> **Task instructions**: Search the entries for lines with the string "switching" and say how many there are, giving only the number.

(Dataset excerpts)
★ ★ ★ ★ ★

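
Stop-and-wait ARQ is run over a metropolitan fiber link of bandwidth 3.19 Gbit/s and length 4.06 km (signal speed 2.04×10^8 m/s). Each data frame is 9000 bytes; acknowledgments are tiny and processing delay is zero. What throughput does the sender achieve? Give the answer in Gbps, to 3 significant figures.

t_tx = L/R = 72000/3190000000 = 2.25705e-05 s.
t_prop = 4060/204000000 = 1.9902e-05 s; RTT = 3.98039e-05 s.
Cycle = t_tx + RTT = 6.23745e-05 s.
Throughput = L / cycle = 72000 / 6.23745e-05 = 1.15 Gbps.

1.15 Gbps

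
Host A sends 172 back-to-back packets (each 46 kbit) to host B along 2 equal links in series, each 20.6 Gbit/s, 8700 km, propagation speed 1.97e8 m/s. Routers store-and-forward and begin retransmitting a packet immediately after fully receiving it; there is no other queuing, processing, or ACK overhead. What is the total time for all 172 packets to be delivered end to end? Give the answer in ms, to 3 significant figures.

Per-hop transmission t_tx = L/R = 46000/20600000000 = 0.00223301 ms.
Per-hop propagation t_prop = 8700000/197000000 = 44.1624 ms.
Pipeline fill: first packet needs 2·t_tx to clear all hops; remaining 171 packets each add one t_tx.
Total = (2+172-1)·t_tx + 2·t_prop = 173·0.00223301 + 2·44.1624 = 88.7 ms.

88.7 ms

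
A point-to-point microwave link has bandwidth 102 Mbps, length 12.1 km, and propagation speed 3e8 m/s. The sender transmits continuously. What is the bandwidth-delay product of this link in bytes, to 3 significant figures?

Propagation delay = 12100 / 300000000 = 4.03333e-05 s.
BDP = R × t_prop = 102000000 × 4.03333e-05 = 4114 bits.
In bytes: 4114/8 = 514 bytes.

514 bytes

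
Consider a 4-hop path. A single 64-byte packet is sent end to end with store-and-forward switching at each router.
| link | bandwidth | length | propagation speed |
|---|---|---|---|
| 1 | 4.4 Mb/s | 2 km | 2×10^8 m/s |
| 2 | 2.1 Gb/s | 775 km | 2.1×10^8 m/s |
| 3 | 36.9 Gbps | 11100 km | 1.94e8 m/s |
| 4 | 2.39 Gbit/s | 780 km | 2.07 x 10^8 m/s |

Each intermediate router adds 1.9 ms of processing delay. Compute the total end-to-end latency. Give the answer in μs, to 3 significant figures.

70500 μs

L = 64 × 8 = 512 bits.
Transmission delays (L/R per hop): 116.364, 0.24381, 0.0138753, 0.214226 μs; sum = 116.836 μs.
Propagation delays (d/s per hop): 10, 3690.48, 57216.5, 3768.12 μs; sum = 64685.1 μs.
Processing at 3 router(s): 3 × 1.9 ms = 5700 μs.
End-to-end = 70500 μs.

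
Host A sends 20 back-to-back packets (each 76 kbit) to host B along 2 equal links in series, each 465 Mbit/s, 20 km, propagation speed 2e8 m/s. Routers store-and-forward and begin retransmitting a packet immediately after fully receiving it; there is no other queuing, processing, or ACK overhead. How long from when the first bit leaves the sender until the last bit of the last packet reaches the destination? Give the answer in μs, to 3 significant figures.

Per-hop transmission t_tx = L/R = 76000/465000000 = 163.441 μs.
Per-hop propagation t_prop = 20000/200000000 = 100 μs.
Pipeline fill: first packet needs 2·t_tx to clear all hops; remaining 19 packets each add one t_tx.
Total = (2+20-1)·t_tx + 2·t_prop = 21·163.441 + 2·100 = 3630 μs.

3630 μs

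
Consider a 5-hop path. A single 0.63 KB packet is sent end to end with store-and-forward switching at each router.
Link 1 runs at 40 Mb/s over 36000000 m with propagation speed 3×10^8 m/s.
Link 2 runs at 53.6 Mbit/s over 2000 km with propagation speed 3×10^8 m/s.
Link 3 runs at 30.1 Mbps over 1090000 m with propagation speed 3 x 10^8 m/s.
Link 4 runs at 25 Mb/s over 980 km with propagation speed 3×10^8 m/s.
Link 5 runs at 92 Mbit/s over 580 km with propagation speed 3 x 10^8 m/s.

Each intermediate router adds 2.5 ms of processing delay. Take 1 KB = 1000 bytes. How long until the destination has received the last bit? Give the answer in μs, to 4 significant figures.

L = 5040 bits.
Transmission delays (L/R per hop): 126, 94.0299, 167.442, 201.6, 54.7826 μs; sum = 643.854 μs.
Propagation delays (d/s per hop): 120000, 6666.67, 3633.33, 3266.67, 1933.33 μs; sum = 135500 μs.
Processing at 4 router(s): 4 × 2.5 ms = 10000 μs.
End-to-end = 146100 μs.

146100 μs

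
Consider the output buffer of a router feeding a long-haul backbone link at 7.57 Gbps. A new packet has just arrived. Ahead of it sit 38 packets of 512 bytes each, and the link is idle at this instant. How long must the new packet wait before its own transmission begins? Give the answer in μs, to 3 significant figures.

20.6 μs

Each queued packet: L/R = 4096/7570000000 = 0.541083 μs.
38 queued → 20.5612 μs.
Queuing delay = 20.6 μs.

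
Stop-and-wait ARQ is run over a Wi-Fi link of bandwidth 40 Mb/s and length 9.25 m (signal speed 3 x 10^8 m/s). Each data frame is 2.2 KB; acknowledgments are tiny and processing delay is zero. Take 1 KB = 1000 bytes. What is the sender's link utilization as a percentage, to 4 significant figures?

t_tx = L/R = 17600/40000000 = 0.00044 s.
t_prop = 9.25/300000000 = 3.08333e-08 s; RTT = 6.16667e-08 s.
Cycle = t_tx + RTT = 0.000440062 s.
Utilization = t_tx / cycle = 0.00044/0.000440062 = 99.99 %.

99.99 %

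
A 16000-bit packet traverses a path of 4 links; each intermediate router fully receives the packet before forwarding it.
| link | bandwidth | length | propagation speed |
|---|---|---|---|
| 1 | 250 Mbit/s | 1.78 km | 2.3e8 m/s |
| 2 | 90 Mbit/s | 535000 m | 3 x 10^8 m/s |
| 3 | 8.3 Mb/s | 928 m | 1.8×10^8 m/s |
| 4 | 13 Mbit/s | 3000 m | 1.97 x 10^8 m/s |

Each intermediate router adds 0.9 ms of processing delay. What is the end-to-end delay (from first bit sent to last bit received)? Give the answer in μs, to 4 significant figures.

7912 μs

Transmission delays (L/R per hop): 64, 177.778, 1927.71, 1230.77 μs; sum = 3400.26 μs.
Propagation delays (d/s per hop): 7.73913, 1783.33, 5.15556, 15.2284 μs; sum = 1811.46 μs.
Processing at 3 router(s): 3 × 0.9 ms = 2700 μs.
End-to-end = 7912 μs.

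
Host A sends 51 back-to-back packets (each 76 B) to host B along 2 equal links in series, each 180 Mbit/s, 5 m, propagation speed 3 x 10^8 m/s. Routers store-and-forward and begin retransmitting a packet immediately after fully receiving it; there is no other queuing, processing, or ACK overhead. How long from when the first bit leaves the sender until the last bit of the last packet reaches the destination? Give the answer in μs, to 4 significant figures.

175.7 μs

Per-hop transmission t_tx = L/R = 608/180000000 = 3.37778 μs.
Per-hop propagation t_prop = 5/300000000 = 0.0166667 μs.
Pipeline fill: first packet needs 2·t_tx to clear all hops; remaining 50 packets each add one t_tx.
Total = (2+51-1)·t_tx + 2·t_prop = 52·3.37778 + 2·0.0166667 = 175.7 μs.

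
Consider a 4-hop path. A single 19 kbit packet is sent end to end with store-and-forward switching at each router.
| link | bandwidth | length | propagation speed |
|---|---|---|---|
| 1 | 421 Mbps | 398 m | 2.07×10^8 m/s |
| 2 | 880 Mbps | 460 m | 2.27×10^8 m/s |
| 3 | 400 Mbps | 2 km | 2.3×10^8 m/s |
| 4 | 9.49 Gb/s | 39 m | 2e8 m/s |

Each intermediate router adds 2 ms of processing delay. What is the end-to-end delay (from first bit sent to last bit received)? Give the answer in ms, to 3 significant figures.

L = 19000 bits.
Transmission delays (L/R per hop): 0.0451306, 0.0215909, 0.0475, 0.00200211 ms; sum = 0.116224 ms.
Propagation delays (d/s per hop): 0.00192271, 0.00202643, 0.00869565, 0.000195 ms; sum = 0.0128398 ms.
Processing at 3 router(s): 3 × 2 ms = 6 ms.
End-to-end = 6.13 ms.

6.13 ms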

★ ★ ★ ★ ★

> **Answer area**: 3